[Data records]

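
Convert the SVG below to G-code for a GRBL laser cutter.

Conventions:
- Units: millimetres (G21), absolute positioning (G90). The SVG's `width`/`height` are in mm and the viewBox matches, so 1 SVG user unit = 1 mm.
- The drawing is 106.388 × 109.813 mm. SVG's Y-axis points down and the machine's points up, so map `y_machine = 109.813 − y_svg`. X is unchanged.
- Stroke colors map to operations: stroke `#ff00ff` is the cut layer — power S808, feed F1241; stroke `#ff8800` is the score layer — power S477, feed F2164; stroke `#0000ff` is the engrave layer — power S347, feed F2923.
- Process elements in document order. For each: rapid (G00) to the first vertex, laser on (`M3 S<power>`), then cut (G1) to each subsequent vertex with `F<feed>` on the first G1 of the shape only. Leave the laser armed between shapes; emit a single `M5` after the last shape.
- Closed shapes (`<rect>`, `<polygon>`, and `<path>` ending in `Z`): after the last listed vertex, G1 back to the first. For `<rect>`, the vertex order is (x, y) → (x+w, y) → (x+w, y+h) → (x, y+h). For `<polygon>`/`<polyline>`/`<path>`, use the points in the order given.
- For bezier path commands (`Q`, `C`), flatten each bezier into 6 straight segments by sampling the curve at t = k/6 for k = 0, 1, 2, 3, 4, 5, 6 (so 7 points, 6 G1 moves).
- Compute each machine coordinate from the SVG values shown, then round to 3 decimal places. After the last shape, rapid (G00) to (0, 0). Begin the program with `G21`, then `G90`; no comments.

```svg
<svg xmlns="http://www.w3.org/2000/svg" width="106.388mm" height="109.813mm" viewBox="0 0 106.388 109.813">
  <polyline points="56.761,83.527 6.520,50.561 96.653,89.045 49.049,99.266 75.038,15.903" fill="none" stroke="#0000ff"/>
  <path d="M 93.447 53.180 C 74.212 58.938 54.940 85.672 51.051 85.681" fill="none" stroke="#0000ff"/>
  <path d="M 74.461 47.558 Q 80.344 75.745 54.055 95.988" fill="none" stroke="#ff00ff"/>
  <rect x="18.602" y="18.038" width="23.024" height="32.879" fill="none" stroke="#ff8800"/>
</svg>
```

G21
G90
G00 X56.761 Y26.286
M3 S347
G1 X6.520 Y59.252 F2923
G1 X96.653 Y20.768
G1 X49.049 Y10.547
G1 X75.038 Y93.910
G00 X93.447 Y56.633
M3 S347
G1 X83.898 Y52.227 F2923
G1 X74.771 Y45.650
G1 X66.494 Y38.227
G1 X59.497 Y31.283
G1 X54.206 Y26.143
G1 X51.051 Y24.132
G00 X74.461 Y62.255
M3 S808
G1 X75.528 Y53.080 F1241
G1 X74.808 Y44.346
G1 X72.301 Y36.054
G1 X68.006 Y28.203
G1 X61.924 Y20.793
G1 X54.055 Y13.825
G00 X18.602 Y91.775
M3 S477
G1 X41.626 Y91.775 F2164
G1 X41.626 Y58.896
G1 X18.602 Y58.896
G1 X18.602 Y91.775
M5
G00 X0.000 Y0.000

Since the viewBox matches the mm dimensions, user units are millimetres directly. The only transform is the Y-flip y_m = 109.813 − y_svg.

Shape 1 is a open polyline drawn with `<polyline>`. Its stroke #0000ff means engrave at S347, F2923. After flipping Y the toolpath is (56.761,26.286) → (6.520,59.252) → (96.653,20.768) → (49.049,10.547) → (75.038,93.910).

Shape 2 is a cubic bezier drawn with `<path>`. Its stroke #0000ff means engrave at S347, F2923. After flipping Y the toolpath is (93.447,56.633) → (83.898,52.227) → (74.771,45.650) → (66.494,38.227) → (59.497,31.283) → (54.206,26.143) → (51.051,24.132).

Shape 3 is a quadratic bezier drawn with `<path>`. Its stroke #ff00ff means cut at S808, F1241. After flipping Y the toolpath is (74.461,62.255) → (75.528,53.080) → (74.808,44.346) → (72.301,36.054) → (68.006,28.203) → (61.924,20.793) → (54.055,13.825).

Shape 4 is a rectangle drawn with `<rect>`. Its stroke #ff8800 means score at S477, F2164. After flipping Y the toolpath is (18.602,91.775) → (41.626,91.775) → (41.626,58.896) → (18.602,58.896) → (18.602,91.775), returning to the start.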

[/Data records]
[Data records]

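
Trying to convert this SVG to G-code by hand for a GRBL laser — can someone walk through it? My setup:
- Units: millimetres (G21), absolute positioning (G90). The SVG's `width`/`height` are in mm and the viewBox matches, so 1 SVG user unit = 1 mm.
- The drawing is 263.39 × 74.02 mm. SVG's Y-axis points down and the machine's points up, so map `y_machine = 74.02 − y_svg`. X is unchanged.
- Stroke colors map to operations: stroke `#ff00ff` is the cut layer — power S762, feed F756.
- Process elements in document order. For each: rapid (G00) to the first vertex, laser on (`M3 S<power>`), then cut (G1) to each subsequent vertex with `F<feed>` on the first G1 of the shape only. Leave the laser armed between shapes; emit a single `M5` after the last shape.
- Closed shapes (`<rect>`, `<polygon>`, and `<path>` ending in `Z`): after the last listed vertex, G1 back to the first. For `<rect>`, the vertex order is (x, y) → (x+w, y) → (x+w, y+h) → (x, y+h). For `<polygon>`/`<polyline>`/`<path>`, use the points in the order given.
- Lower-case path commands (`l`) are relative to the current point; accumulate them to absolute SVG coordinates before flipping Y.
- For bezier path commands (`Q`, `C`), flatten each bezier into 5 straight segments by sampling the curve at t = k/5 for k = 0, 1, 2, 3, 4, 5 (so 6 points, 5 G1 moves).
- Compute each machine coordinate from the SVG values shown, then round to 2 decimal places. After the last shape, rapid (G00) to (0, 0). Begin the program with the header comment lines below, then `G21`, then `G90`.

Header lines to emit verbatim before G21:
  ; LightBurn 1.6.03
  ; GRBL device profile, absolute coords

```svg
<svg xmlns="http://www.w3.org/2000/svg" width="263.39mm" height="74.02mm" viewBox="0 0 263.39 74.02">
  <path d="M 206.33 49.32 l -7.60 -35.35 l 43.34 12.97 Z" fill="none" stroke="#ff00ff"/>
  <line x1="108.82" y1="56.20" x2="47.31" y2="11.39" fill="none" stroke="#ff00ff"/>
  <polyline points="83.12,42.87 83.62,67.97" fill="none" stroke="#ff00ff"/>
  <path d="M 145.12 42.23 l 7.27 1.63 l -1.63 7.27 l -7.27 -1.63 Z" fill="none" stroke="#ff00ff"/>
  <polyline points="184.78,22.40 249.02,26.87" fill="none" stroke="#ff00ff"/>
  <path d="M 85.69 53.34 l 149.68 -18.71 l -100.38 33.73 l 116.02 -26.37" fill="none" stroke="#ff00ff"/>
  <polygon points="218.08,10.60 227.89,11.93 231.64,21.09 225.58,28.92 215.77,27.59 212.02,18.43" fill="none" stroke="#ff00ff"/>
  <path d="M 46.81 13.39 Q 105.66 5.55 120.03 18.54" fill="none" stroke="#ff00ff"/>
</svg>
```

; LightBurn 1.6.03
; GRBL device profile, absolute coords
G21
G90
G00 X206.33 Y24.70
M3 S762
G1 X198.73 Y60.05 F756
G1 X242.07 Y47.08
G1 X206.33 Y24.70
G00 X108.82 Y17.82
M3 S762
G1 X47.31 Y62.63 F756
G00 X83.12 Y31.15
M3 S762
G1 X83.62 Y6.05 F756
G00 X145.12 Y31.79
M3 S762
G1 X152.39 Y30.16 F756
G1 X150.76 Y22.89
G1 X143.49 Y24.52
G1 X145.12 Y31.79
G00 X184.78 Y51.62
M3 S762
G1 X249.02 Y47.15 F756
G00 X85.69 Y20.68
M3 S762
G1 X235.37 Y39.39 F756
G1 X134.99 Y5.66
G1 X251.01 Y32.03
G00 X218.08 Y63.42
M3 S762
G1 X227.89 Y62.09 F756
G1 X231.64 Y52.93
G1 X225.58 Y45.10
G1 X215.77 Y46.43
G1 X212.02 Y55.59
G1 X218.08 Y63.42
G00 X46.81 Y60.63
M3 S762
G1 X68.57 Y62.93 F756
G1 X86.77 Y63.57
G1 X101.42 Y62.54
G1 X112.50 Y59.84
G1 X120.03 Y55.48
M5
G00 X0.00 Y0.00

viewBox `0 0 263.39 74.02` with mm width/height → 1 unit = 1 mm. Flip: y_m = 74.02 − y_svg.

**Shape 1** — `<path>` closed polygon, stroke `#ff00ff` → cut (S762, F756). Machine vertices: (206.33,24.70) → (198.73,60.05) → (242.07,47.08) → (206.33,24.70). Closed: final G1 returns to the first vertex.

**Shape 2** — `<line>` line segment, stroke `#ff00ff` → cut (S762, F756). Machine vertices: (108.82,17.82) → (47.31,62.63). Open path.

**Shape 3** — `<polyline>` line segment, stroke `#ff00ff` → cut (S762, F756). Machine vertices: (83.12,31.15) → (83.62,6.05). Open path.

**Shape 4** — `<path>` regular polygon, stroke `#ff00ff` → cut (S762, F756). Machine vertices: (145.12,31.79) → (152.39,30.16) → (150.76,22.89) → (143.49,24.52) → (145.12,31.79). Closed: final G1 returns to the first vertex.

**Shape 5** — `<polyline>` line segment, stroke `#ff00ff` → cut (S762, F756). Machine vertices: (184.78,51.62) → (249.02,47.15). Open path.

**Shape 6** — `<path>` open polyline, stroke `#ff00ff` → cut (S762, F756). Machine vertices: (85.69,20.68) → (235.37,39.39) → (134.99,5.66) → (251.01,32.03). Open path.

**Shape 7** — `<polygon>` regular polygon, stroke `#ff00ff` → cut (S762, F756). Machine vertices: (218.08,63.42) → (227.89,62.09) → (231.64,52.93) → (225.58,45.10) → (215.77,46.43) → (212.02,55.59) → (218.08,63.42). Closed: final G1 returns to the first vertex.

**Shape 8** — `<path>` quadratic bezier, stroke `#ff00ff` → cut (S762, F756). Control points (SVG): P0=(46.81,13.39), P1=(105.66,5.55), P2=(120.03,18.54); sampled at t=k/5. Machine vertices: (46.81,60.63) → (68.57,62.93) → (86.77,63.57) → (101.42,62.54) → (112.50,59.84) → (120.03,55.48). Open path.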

[/Data records]

Your task
Search the material above for "down". Copy each line that has it.

The answer
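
- The drawing is 106.388 × 109.813 mm. SVG's Y-axis points down and the machine's points up, so map `y_machine = 109.813 − y_svg`. X is unchanged.
- The drawing is 263.39 × 74.02 mm. SVG's Y-axis points down and the machine's points up, so map `y_machine = 74.02 − y_svg`. X is unchanged.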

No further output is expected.